# Your instructions
The lines from the top of the listing through the one containing "Answer: -29862" are to be retyped exactly, with no other lines.

# Extracted material
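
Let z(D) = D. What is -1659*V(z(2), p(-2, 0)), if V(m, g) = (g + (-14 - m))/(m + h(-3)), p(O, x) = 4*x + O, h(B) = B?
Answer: -29862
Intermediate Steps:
p(O, x) = O + 4*x
V(m, g) = (-14 + g - m)/(-3 + m) (V(m, g) = (g + (-14 - m))/(m - 3) = (-14 + g - m)/(-3 + m))
-1659*V(z(2), p(-2, 0)) = -1659*(-14 + (-2 + 4*0) - 1*2)/(-3 + 2) = -1659*(-14 + (-2 + 0) - 2)/(-1) = -(-1659)*(-14 - 2 - 2) = -(-1659)*(-18) = -1659*18 = -29862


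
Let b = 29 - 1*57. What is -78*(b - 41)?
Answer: 5382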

# Answer space
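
Let z(D) = D. What is -1659*V(z(2), p(-2, 0)), if V(m, g) = (g + (-14 - m))/(m + h(-3)), p(O, x) = 4*x + O, h(B) = B?
Answer: -29862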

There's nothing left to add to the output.